§ Goal of the exercise
Filter the entries, keeping every line with the string "markets".

[Stored data entries]
===
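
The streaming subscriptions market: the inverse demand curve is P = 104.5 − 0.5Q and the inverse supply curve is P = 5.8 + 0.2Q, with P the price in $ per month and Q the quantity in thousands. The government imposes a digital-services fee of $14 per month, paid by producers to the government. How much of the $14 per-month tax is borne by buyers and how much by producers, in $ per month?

Inverting to Q(P) form: Qd = 209 − 2P; Qs = 5P − 29.
Without the tax, 209 − 2P = 5P − 29 gives 7P = 238, so P* = $34 and Q* = 141.
With the tax collected from producers, supply shifts: Qs = 5(P − 14) − 29.
New equilibrium: buyers pay $44, producers receive $30, Q = 121. (Wedge: Pb − Ps = 14.)
Burden on buyers: $10; on producers: $4. (They sum to $14.)

Buyers bear $10 per month; producers bear $4 per month.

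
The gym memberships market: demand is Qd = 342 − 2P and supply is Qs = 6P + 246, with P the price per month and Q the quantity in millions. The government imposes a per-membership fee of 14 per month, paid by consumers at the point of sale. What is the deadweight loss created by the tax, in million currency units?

Before the tax: set 342 − 2P = 6P + 246 → P* = 12, Q* = 318.
With the tax collected from consumers, demand (in seller-price terms) shifts: Qd = 342 − 2(P + 14).
Solving gives Q = 297 with consumers paying 22.5 and producers receiving 8.5 (the 14 wedge).
Quantity falls by |ΔQ| = |318 − 297| = 21.
DWL = ½ · t · |ΔQ| = ½ · 14 · 21 = 147.

Deadweight loss = 147 million.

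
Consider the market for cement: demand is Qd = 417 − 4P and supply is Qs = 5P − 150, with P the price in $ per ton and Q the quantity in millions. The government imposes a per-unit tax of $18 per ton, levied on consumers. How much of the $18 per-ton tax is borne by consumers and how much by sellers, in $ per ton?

Without the tax, 417 − 4P = 5P − 150 gives 9P = 567, so P* = $63 and Q* = 165.
With the tax collected from consumers, demand (in seller-price terms) shifts: Qd = 417 − 4(P + 18).
Solving gives Q = 125 with consumers paying $73 and sellers receiving $55 (the $18 wedge).
Burden on consumers: $10; on sellers: $8. (They sum to $18.)
The less price-elastic side of the market bears the larger share of a per-unit tax.

Consumers bear $10 per ton; sellers bear $8 per ton.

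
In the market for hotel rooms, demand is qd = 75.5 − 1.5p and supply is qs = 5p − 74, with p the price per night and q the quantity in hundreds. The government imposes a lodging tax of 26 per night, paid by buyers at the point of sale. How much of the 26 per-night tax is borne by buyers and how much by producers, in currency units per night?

Without the tax, 75.5 − 1.5p = 5p − 74 gives 6.5p = 149.5, so p* = 23 and q* = 41.
With the tax collected from buyers, demand (in seller-price terms) shifts: qd = 75.5 − 1.5(p + 26).
New equilibrium: buyers pay 43, producers receive 17, q = 11. (Wedge: pb − ps = 26.)
Burden on buyers: 20; on producers: 6. (They sum to 26.)

Buyers bear 20 per night; producers bear 6 per night.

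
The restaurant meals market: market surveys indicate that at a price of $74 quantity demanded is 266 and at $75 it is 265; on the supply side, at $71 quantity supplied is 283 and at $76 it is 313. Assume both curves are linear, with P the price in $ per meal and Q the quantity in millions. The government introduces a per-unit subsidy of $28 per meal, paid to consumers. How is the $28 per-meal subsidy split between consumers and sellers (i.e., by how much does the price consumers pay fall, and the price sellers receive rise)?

Demand slope: (265 − 266)/(75 − 74) = -1, so Qd = 340 − P.
Supply slope: (313 − 283)/(76 − 71) = 6, so Qs = 6P − 143.
Without the subsidy, 340 − P = 6P − 143 gives 7P = 483, so P* = $69 and Q* = 271.
With a per-unit subsidy paid to consumers, each effectively pays P − 28, so demand becomes Qd = 340 − (P − 28).
New equilibrium: consumers pay $45, sellers receive $73, Q = 295. (Wedge: Pb − Ps = −28.)
Gain to consumers: $24; to sellers: $4. (They sum to $28.)

Consumers gain $24 per meal; sellers gain $4 per meal.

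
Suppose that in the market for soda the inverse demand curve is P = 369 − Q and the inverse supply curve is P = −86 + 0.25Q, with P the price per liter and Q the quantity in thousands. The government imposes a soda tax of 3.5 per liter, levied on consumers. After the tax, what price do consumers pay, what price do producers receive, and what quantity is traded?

Consumers pay 7.8; producers receive 4.3; quantity = 361.2.

Rewrite in direct form: Qd = 369 − P and Qs = 4P + 344.
Before the tax: set 369 − P = 4P + 344 → P* = 5, Q* = 364.
With the tax collected from consumers, demand (in seller-price terms) shifts: Qd = 369 − (P + 3.5).
New equilibrium: consumers pay 7.8, producers receive 4.3, Q = 361.2. (Wedge: Pb − Ps = 3.5.)
The less price-elastic side of the market bears the larger share of a per-unit tax.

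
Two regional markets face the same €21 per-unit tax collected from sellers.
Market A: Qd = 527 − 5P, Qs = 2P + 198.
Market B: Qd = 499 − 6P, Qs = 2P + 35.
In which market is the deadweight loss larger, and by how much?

Market A: pre-tax P* = €47, Q* = 292; post-tax Q = 262; deadweight loss = €315.
Market B: pre-tax P* = €58, Q* = 151; post-tax Q = 119.5; deadweight loss = €330.75.
Difference: €315 vs €330.75 → market B is larger by €15.75.

Market B, by €15.75.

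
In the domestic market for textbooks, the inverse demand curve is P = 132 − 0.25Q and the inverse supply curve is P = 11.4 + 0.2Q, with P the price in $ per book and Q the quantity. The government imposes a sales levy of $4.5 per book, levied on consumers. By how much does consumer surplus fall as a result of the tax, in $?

Rewrite in direct form: Qd = 528 − 4P and Qs = 5P − 57.
Without the tax, 528 − 4P = 5P − 57 gives 9P = 585, so P* = $65 and Q* = 268.
With the tax collected from consumers, demand (in seller-price terms) shifts: Qd = 528 − 4(P + 4.5).
New equilibrium: consumers pay $67.5, suppliers receive $63, Q = 258. (Wedge: Pb − Ps = 4.5.)
ΔCS is the trapezoid between Q = 258 and Q = 268 of height $2.5: ½ · (268 + 258) · 2.5 = $657.5.

Consumer surplus falls by $657.5.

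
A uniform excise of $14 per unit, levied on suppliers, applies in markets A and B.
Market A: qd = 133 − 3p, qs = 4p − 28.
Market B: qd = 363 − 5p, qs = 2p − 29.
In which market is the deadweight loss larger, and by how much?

Market A, by $28.

Market A: pre-tax p* = $23, q* = 64; post-tax q = 40; deadweight loss = $168.
Market B: pre-tax p* = $56, q* = 83; post-tax q = 63; deadweight loss = $140.
Difference: $168 vs $140 → market A is larger by $28.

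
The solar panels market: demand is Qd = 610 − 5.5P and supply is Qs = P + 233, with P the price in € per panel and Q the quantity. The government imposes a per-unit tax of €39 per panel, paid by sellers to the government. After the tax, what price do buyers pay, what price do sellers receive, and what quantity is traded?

Before the tax: set 610 − 5.5P = P + 233 → P* = €58, Q* = 291.
With the tax collected from sellers, supply shifts: Qs = (P − 39) + 233.
Solving gives Q = 258 with buyers paying €64 and sellers receiving €25 (the €39 wedge).

Buyers pay €64; sellers receive €25; quantity = 258.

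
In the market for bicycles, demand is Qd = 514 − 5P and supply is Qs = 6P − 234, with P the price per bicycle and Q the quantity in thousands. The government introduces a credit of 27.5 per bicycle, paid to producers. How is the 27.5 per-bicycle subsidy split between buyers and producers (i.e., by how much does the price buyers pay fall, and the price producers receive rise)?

Buyers gain 15 per bicycle; producers gain 12.5 per bicycle.

Without the subsidy, 514 − 5P = 6P − 234 gives 11P = 748, so P* = 68 and Q* = 174.
With a per-unit subsidy paid to producers, each receives P + 27.5 per unit sold, so supply becomes Qs = 6(P + 27.5) − 234.
Solving gives Q = 249 with buyers paying 53 and producers receiving 80.5 (the 27.5 wedge).
Gain to buyers: 15; to producers: 12.5. (They sum to 27.5.)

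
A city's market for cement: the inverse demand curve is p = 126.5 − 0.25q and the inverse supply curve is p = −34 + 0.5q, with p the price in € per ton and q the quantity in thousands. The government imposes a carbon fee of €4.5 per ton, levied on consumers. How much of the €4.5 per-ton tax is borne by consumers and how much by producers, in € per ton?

Rewrite in direct form: qd = 506 − 4p and qs = 2p + 68.
Without the tax, 506 − 4p = 2p + 68 gives 6p = 438, so p* = €73 and q* = 214.
With the tax collected from consumers, demand (in seller-price terms) shifts: qd = 506 − 4(p + 4.5).
Solving gives q = 208 with consumers paying €74.5 and producers receiving €70 (the €4.5 wedge).
Burden on consumers: €1.5; on producers: €3. (They sum to €4.5.)
The less price-elastic side of the market bears the larger share of a per-unit tax.

Consumers bear €1.5 per ton; producers bear €3 per ton.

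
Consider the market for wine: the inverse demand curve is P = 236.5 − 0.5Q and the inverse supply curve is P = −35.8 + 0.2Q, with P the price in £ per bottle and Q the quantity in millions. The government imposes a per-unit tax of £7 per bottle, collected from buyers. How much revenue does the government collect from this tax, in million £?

Tax revenue = £2653 million.

Inverting to Q(P) form: Qd = 473 − 2P; Qs = 5P + 179.
Before the tax: set 473 − 2P = 5P + 179 → P* = £42, Q* = 389.
With the tax collected from buyers, demand (in seller-price terms) shifts: Qd = 473 − 2(P + 7).
New equilibrium: buyers pay £47, suppliers receive £40, Q = 379. (Wedge: Pb − Ps = 7.)
Revenue = t · Q = 7 · 379 = £2653.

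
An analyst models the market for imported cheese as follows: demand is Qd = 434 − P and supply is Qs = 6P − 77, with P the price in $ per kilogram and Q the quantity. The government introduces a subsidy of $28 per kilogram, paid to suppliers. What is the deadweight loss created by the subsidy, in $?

Before the subsidy: set 434 − P = 6P − 77 → P* = $73, Q* = 361.
With a per-unit subsidy paid to suppliers, each receives P + 28 per unit sold, so supply becomes Qs = 6(P + 28) − 77.
Solving gives Q = 385 with consumers paying $49 and suppliers receiving $77 (the $28 wedge).
Quantity rises by |ΔQ| = |361 − 385| = 24.
DWL = ½ · t · |ΔQ| = ½ · 28 · 24 = $336.

Deadweight loss = $336.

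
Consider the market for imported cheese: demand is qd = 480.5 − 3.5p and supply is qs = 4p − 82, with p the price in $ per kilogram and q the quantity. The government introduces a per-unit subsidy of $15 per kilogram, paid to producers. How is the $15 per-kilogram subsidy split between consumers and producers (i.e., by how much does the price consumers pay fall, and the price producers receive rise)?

Consumers gain $8 per kilogram; producers gain $7 per kilogram.

Before the subsidy: set 480.5 − 3.5p = 4p − 82 → p* = $75, q* = 218.
With a per-unit subsidy paid to producers, each receives p + 15 per unit sold, so supply becomes qs = 4(p + 15) − 82.
Solving gives q = 246 with consumers paying $67 and producers receiving $82 (the $15 wedge).
Gain to consumers: $8; to producers: $7. (They sum to $15.)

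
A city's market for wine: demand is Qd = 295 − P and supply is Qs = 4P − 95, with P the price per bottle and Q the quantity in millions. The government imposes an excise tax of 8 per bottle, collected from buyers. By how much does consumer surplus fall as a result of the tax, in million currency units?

Consumer surplus falls by 1368.32 million.

Before the tax: set 295 − P = 4P − 95 → P* = 78, Q* = 217.
With the tax collected from buyers, demand (in seller-price terms) shifts: Qd = 295 − (P + 8).
New equilibrium: buyers pay 84.4, producers receive 76.4, Q = 210.6. (Wedge: Pb − Ps = 8.)
ΔCS is the trapezoid between Q = 210.6 and Q = 217 of height 6.4: ½ · (217 + 210.6) · 6.4 = 1368.32.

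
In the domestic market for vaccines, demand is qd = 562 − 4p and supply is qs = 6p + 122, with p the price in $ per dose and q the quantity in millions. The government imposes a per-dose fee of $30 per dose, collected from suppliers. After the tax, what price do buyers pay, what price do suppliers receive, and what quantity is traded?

Before the tax: set 562 − 4p = 6p + 122 → p* = $44, q* = 386.
With the tax collected from suppliers, supply shifts: qs = 6(p − 30) + 122.
New equilibrium: buyers pay $62, suppliers receive $32, q = 314. (Wedge: pb − ps = 30.)
The less price-elastic side of the market bears the larger share of a per-unit tax.

Buyers pay $62; suppliers receive $32; quantity = 314.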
===
§ Written answer
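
Two regional markets face the same €21 per-unit tax collected from sellers.
A uniform excise of $14 per unit, levied on suppliers, applies in markets A and B.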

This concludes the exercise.